Reproduce the records exactly.

Saved entries:
== Segment start ==

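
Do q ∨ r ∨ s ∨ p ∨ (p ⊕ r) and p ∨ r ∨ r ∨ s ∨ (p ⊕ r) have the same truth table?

not equivalent

p | q | r | s | φ | ψ
- | - | - | - | - | -
T | T | T | T | T | T
T | T | T | F | T | T
T | T | F | T | T | T
T | T | F | F | T | T
T | F | T | T | T | T
T | F | T | F | T | T
T | F | F | T | T | T
T | F | F | F | T | T
F | T | T | T | T | T
F | T | T | F | T | T
F | T | F | T | T | T
F | T | F | F | T | F
F | F | T | T | T | T
F | F | T | F | T | T
F | F | F | T | T | T
F | F | F | F | F | F
The columns differ at p=F, q=T, r=F, s=F (φ=T, ψ=F), so they are not equivalent.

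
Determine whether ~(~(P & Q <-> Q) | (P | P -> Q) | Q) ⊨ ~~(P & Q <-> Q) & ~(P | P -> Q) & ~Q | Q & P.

P | Q | φ | ψ
- | - | - | -
0 | 0 | 0 | 0
0 | 1 | 0 | 0
1 | 0 | 1 | 1
1 | 1 | 0 | 1
In every row where φ is true, ψ is also true, so φ ⊨ ψ.

yes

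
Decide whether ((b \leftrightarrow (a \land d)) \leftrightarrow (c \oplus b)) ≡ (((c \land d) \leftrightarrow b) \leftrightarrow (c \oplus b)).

not equivalent

a | b | c | d | φ | ψ
- | - | - | - | - | -
0 | 0 | 0 | 0 | 0 | 0
0 | 0 | 0 | 1 | 0 | 0
0 | 0 | 1 | 0 | 1 | 1
0 | 0 | 1 | 1 | 1 | 0
0 | 1 | 0 | 0 | 0 | 0
0 | 1 | 0 | 1 | 0 | 0
0 | 1 | 1 | 0 | 1 | 1
0 | 1 | 1 | 1 | 1 | 0
1 | 0 | 0 | 0 | 0 | 0
1 | 0 | 0 | 1 | 1 | 0
1 | 0 | 1 | 0 | 1 | 1
1 | 0 | 1 | 1 | 0 | 0
1 | 1 | 0 | 0 | 0 | 0
1 | 1 | 0 | 1 | 1 | 0
1 | 1 | 1 | 0 | 1 | 1
1 | 1 | 1 | 1 | 0 | 0
The columns differ at a=0, b=0, c=1, d=1 (φ=1, ψ=0), so they are not equivalent.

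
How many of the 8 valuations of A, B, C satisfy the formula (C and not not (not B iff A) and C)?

2

A | B | C | not B | (not B iff A) | not (not B iff A) | not not (not B iff A) | φ
- | - | - | ----- | ------------- | ----------------- | --------------------- | -
1 | 1 | 1 |   0   |       0       |         1         |           0           | 0
1 | 1 | 0 |   0   |       0       |         1         |           0           | 0
1 | 0 | 1 |   1   |       1       |         0         |           1           | 1
1 | 0 | 0 |   1   |       1       |         0         |           1           | 0
0 | 1 | 1 |   0   |       1       |         0         |           1           | 1
0 | 1 | 0 |   0   |       1       |         0         |           1           | 0
0 | 0 | 1 |   1   |       0       |         1         |           0           | 0
0 | 0 | 0 |   1   |       0       |         1         |           0           | 0
The formula is true on 2 of the 8 rows.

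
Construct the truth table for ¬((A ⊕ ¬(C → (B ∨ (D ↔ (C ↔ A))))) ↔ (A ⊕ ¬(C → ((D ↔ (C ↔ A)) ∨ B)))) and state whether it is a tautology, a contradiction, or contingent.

contradiction

A | B | C | D || φ
F | F | F | F || F
F | F | F | T || F
F | F | T | F || F
F | F | T | T || F
F | T | F | F || F
F | T | F | T || F
F | T | T | F || F
F | T | T | T || F
T | F | F | F || F
T | F | F | T || F
T | F | T | F || F
T | F | T | T || F
T | T | F | F || F
T | T | F | T || F
T | T | T | F || F
T | T | T | T || F
Every row is F, so the formula is a contradiction.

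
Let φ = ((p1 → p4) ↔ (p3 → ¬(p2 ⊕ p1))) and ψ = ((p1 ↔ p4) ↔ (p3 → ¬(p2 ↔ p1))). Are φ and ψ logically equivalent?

not equivalent

p1  p2  p3  p4  |  φ  ψ
F   F   F   F   |  T  T
F   F   F   T   |  T  F
F   F   T   F   |  T  F
F   F   T   T   |  T  T
F   T   F   F   |  T  T
F   T   F   T   |  T  F
F   T   T   F   |  F  T
F   T   T   T   |  F  F
T   F   F   F   |  F  F
T   F   F   T   |  T  T
T   F   T   F   |  T  F
T   F   T   T   |  F  T
T   T   F   F   |  F  F
T   T   F   T   |  T  T
T   T   T   F   |  F  T
T   T   T   T   |  T  F
The columns differ at p1=F, p2=F, p3=F, p4=T (φ=T, ψ=F), so they are not equivalent.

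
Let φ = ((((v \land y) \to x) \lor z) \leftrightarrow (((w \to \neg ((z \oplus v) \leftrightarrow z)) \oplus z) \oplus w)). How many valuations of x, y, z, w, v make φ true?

16

x | y | z | w | v | φ
- | - | - | - | - | -
F | F | F | F | F | T
F | F | F | F | T | T
F | F | F | T | F | T
F | F | F | T | T | F
F | F | T | F | F | F
F | F | T | F | T | F
F | F | T | T | F | F
F | F | T | T | T | T
F | T | F | F | F | T
F | T | F | F | T | F
F | T | F | T | F | T
F | T | F | T | T | T
F | T | T | F | F | F
F | T | T | F | T | F
F | T | T | T | F | F
F | T | T | T | T | T
T | F | F | F | F | T
T | F | F | F | T | T
T | F | F | T | F | T
T | F | F | T | T | F
T | F | T | F | F | F
T | F | T | F | T | F
T | F | T | T | F | F
T | F | T | T | T | T
T | T | F | F | F | T
T | T | F | F | T | T
T | T | F | T | F | T
T | T | F | T | T | F
T | T | T | F | F | F
T | T | T | F | T | F
T | T | T | T | F | F
T | T | T | T | T | T
The formula is true on 16 of the 32 rows.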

== Segment end ==

Answer box:
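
Do q ∨ r ∨ s ∨ p ∨ (p ⊕ r) and p ∨ r ∨ r ∨ s ∨ (p ⊕ r) have the same truth table?

not equivalent

p | q | r | s | φ | ψ
- | - | - | - | - | -
T | T | T | T | T | T
T | T | T | F | T | T
T | T | F | T | T | T
T | T | F | F | T | T
T | F | T | T | T | T
T | F | T | F | T | T
T | F | F | T | T | T
T | F | F | F | T | T
F | T | T | T | T | T
F | T | T | F | T | T
F | T | F | T | T | T
F | T | F | F | T | F
F | F | T | T | T | T
F | F | T | F | T | T
F | F | F | T | T | T
F | F | F | F | F | F
The columns differ at p=F, q=T, r=F, s=F (φ=T, ψ=F), so they are not equivalent.

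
Determine whether ~(~(P & Q <-> Q) | (P | P -> Q) | Q) ⊨ ~~(P & Q <-> Q) & ~(P | P -> Q) & ~Q | Q & P.

P | Q | φ | ψ
- | - | - | -
0 | 0 | 0 | 0
0 | 1 | 0 | 0
1 | 0 | 1 | 1
1 | 1 | 0 | 1
In every row where φ is true, ψ is also true, so φ ⊨ ψ.

yes

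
Decide whether ((b \leftrightarrow (a \land d)) \leftrightarrow (c \oplus b)) ≡ (((c \land d) \leftrightarrow b) \leftrightarrow (c \oplus b)).

not equivalent

a | b | c | d | φ | ψ
- | - | - | - | - | -
0 | 0 | 0 | 0 | 0 | 0
0 | 0 | 0 | 1 | 0 | 0
0 | 0 | 1 | 0 | 1 | 1
0 | 0 | 1 | 1 | 1 | 0
0 | 1 | 0 | 0 | 0 | 0
0 | 1 | 0 | 1 | 0 | 0
0 | 1 | 1 | 0 | 1 | 1
0 | 1 | 1 | 1 | 1 | 0
1 | 0 | 0 | 0 | 0 | 0
1 | 0 | 0 | 1 | 1 | 0
1 | 0 | 1 | 0 | 1 | 1
1 | 0 | 1 | 1 | 0 | 0
1 | 1 | 0 | 0 | 0 | 0
1 | 1 | 0 | 1 | 1 | 0
1 | 1 | 1 | 0 | 1 | 1
1 | 1 | 1 | 1 | 0 | 0
The columns differ at a=0, b=0, c=1, d=1 (φ=1, ψ=0), so they are not equivalent.

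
How many of the 8 valuations of A, B, C satisfy the formula (C and not not (not B iff A) and C)?

2

A | B | C | not B | (not B iff A) | not (not B iff A) | not not (not B iff A) | φ
- | - | - | ----- | ------------- | ----------------- | --------------------- | -
1 | 1 | 1 |   0   |       0       |         1         |           0           | 0
1 | 1 | 0 |   0   |       0       |         1         |           0           | 0
1 | 0 | 1 |   1   |       1       |         0         |           1           | 1
1 | 0 | 0 |   1   |       1       |         0         |           1           | 0
0 | 1 | 1 |   0   |       1       |         0         |           1           | 1
0 | 1 | 0 |   0   |       1       |         0         |           1           | 0
0 | 0 | 1 |   1   |       0       |         1         |           0           | 0
0 | 0 | 0 |   1   |       0       |         1         |           0           | 0
The formula is true on 2 of the 8 rows.

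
Construct the truth table for ¬((A ⊕ ¬(C → (B ∨ (D ↔ (C ↔ A))))) ↔ (A ⊕ ¬(C → ((D ↔ (C ↔ A)) ∨ B)))) and state whether it is a tautology, a contradiction, or contingent.

contradiction

A | B | C | D || φ
F | F | F | F || F
F | F | F | T || F
F | F | T | F || F
F | F | T | T || F
F | T | F | F || F
F | T | F | T || F
F | T | T | F || F
F | T | T | T || F
T | F | F | F || F
T | F | F | T || F
T | F | T | F || F
T | F | T | T || F
T | T | F | F || F
T | T | F | T || F
T | T | T | F || F
T | T | T | T || F
Every row is F, so the formula is a contradiction.

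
Let φ = ((p1 → p4) ↔ (p3 → ¬(p2 ⊕ p1))) and ψ = ((p1 ↔ p4) ↔ (p3 → ¬(p2 ↔ p1))). Are φ and ψ logically equivalent?

not equivalent

p1  p2  p3  p4  |  φ  ψ
F   F   F   F   |  T  T
F   F   F   T   |  T  F
F   F   T   F   |  T  F
F   F   T   T   |  T  T
F   T   F   F   |  T  T
F   T   F   T   |  T  F
F   T   T   F   |  F  T
F   T   T   T   |  F  F
T   F   F   F   |  F  F
T   F   F   T   |  T  T
T   F   T   F   |  T  F
T   F   T   T   |  F  T
T   T   F   F   |  F  F
T   T   F   T   |  T  T
T   T   T   F   |  F  T
T   T   T   T   |  T  F
The columns differ at p1=F, p2=F, p3=F, p4=T (φ=T, ψ=F), so they are not equivalent.

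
Let φ = ((((v \land y) \to x) \lor z) \leftrightarrow (((w \to \neg ((z \oplus v) \leftrightarrow z)) \oplus z) \oplus w)). How many valuations of x, y, z, w, v make φ true?

16

x | y | z | w | v | φ
- | - | - | - | - | -
F | F | F | F | F | T
F | F | F | F | T | T
F | F | F | T | F | T
F | F | F | T | T | F
F | F | T | F | F | F
F | F | T | F | T | F
F | F | T | T | F | F
F | F | T | T | T | T
F | T | F | F | F | T
F | T | F | F | T | F
F | T | F | T | F | T
F | T | F | T | T | T
F | T | T | F | F | F
F | T | T | F | T | F
F | T | T | T | F | F
F | T | T | T | T | T
T | F | F | F | F | T
T | F | F | F | T | T
T | F | F | T | F | T
T | F | F | T | T | F
T | F | T | F | F | F
T | F | T | F | T | F
T | F | T | T | F | F
T | F | T | T | T | T
T | T | F | F | F | T
T | T | F | F | T | T
T | T | F | T | F | T
T | T | F | T | T | F
T | T | T | F | F | F
T | T | T | F | T | F
T | T | T | T | F | F
T | T | T | T | T | T
The formula is true on 16 of the 32 rows.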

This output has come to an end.